DATA:

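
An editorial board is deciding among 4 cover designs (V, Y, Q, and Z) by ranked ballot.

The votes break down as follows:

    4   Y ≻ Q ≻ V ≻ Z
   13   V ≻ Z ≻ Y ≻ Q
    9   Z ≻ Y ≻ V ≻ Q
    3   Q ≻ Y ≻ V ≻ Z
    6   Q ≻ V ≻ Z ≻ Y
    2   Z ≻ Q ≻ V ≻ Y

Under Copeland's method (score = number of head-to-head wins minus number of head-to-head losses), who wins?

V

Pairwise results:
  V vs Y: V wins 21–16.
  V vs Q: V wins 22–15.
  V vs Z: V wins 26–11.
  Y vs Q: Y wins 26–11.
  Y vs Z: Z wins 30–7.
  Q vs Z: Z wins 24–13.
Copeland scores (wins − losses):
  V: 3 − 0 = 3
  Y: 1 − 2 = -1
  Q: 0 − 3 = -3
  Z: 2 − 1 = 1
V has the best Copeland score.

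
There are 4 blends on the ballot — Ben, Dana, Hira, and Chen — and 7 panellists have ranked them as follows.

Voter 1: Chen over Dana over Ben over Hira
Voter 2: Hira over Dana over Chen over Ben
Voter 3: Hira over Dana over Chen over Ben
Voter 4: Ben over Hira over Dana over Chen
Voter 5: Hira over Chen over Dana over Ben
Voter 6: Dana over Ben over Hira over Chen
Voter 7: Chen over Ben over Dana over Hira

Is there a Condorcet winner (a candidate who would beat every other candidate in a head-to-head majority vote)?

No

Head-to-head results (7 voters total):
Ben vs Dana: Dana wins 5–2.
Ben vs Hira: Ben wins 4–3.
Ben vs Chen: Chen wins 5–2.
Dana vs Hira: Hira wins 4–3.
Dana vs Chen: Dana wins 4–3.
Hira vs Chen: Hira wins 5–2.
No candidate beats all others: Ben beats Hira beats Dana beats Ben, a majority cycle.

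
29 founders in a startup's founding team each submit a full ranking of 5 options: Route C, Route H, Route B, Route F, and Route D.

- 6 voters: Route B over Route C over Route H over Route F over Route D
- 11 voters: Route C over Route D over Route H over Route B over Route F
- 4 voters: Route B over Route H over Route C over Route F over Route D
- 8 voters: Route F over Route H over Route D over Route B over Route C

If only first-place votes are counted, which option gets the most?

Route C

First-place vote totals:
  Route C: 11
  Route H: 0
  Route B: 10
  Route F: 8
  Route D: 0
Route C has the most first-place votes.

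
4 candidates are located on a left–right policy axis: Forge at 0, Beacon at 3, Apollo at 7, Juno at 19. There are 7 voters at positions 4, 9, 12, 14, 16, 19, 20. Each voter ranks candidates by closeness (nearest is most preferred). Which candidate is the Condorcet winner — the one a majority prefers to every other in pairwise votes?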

ABOUT THIS EXERCISE: The expected answer is a copy of each line in the records that holds the word "ranked".

OUTPUT FOR THIS TASK:
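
An editorial board is deciding among 4 cover designs (V, Y, Q, and Z) by ranked ballot.
There are 4 blends on the ballot — Ben, Dana, Hira, and Chen — and 7 panellists have ranked them as follows.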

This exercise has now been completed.